Brief: Please find the lines in the entries below that contain the word "Euler", and copy each one.

*** Opening of Available data ***

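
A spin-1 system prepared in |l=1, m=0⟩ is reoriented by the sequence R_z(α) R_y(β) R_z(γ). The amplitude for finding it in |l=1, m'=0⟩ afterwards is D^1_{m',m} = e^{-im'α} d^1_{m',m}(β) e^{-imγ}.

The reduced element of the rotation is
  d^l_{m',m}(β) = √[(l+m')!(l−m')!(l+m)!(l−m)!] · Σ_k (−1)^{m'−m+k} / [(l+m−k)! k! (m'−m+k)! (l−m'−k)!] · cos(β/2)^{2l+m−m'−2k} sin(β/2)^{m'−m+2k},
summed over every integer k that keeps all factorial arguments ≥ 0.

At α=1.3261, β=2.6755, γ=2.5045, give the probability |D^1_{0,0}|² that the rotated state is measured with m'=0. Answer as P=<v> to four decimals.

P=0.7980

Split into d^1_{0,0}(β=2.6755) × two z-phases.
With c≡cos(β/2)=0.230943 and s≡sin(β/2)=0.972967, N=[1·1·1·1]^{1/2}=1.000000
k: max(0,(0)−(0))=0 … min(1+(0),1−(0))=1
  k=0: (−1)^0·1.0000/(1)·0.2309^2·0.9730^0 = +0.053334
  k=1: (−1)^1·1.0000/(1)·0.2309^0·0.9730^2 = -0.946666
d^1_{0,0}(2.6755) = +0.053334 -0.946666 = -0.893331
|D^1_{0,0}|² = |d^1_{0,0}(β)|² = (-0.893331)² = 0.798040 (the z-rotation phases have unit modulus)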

*** Close of Available data ***
*** Opening of Available data ***

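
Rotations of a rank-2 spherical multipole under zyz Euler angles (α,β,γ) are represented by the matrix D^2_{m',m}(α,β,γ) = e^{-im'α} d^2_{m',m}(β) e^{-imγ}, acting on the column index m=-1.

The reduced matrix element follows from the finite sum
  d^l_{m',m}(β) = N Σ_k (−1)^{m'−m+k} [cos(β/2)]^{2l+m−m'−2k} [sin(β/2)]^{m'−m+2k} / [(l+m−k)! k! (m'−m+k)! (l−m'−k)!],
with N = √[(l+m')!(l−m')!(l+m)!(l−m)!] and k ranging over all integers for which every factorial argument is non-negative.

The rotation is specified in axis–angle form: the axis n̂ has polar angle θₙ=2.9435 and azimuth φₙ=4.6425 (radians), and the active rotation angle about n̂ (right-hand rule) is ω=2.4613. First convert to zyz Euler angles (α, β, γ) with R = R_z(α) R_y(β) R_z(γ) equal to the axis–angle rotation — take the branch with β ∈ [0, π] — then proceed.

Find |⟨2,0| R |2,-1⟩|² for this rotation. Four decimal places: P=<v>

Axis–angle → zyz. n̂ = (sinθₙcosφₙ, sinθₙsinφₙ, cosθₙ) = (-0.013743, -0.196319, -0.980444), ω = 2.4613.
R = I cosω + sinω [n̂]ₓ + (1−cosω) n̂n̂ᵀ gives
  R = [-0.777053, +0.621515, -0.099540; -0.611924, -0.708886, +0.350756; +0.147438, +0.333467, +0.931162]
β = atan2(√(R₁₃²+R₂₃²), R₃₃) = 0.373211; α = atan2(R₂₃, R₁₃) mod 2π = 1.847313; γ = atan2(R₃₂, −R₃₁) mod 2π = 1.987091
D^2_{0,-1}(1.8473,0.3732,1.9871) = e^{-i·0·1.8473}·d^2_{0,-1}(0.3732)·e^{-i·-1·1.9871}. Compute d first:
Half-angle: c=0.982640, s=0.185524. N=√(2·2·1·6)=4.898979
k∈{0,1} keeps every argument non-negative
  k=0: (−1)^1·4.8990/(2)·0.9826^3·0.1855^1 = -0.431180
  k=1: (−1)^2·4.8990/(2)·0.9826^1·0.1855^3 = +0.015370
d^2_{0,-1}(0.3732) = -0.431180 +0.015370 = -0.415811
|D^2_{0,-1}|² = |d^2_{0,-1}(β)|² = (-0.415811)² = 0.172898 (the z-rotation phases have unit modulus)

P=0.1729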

*** Close of Available data ***

Task response:
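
Rotations of a rank-2 spherical multipole under zyz Euler angles (α,β,γ) are represented by the matrix D^2_{m',m}(α,β,γ) = e^{-im'α} d^2_{m',m}(β) e^{-imγ}, acting on the column index m=-1.
The rotation is specified in axis–angle form: the axis n̂ has polar angle θₙ=2.9435 and azimuth φₙ=4.6425 (radians), and the active rotation angle about n̂ (right-hand rule) is ω=2.4613. First convert to zyz Euler angles (α, β, γ) with R = R_z(α) R_y(β) R_z(γ) equal to the axis–angle rotation — take the branch with β ∈ [0, π] — then proceed.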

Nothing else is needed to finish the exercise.